** Exercise data follows **

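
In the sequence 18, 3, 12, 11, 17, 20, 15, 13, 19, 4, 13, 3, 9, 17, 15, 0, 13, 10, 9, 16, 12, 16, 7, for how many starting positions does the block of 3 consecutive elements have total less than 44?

18 3 12 → sum 33  < 44 ✓
3 12 11 → sum 26  < 44 ✓
12 11 17 → sum 40  < 44 ✓
11 17 20 → sum 48
17 20 15 → sum 52
20 15 13 → sum 48
15 13 19 → sum 47
13 19 4 → sum 36  < 44 ✓
19 4 13 → sum 36  < 44 ✓
4 13 3 → sum 20  < 44 ✓
13 3 9 → sum 25  < 44 ✓
3 9 17 → sum 29  < 44 ✓
9 17 15 → sum 41  < 44 ✓
17 15 0 → sum 32  < 44 ✓
15 0 13 → sum 28  < 44 ✓
0 13 10 → sum 23  < 44 ✓
13 10 9 → sum 32  < 44 ✓
10 9 16 → sum 35  < 44 ✓
9 16 12 → sum 37  < 44 ✓
16 12 16 → sum 44
12 16 7 → sum 35  < 44 ✓
16 windows satisfy the condition.

16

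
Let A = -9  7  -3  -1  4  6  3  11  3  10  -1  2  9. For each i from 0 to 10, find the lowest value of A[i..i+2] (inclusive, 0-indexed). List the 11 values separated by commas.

-9, -3, -3, -1, 3, 3, 3, 3, -1, -1, -1

(-9, 7, -3) → min -9
(7, -3, -1) → min -3
(-3, -1, 4) → min -3
(-1, 4, 6) → min -1
(4, 6, 3) → min 3
(6, 3, 11) → min 3
(3, 11, 3) → min 3
(11, 3, 10) → min 3
(3, 10, -1) → min -1
(10, -1, 2) → min -1
(-1, 2, 9) → min -1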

** End of Exercise data **

Exercise instructions:
Output, unchanged, the lines from the line with "separated by commas." through the final line of the material.

Answer for the task:
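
Let A = -9  7  -3  -1  4  6  3  11  3  10  -1  2  9. For each i from 0 to 10, find the lowest value of A[i..i+2] (inclusive, 0-indexed). List the 11 values separated by commas.

-9, -3, -3, -1, 3, 3, 3, 3, -1, -1, -1

(-9, 7, -3) → min -9
(7, -3, -1) → min -3
(-3, -1, 4) → min -3
(-1, 4, 6) → min -1
(4, 6, 3) → min 3
(6, 3, 11) → min 3
(3, 11, 3) → min 3
(11, 3, 10) → min 3
(3, 10, -1) → min -1
(10, -1, 2) → min -1
(-1, 2, 9) → min -1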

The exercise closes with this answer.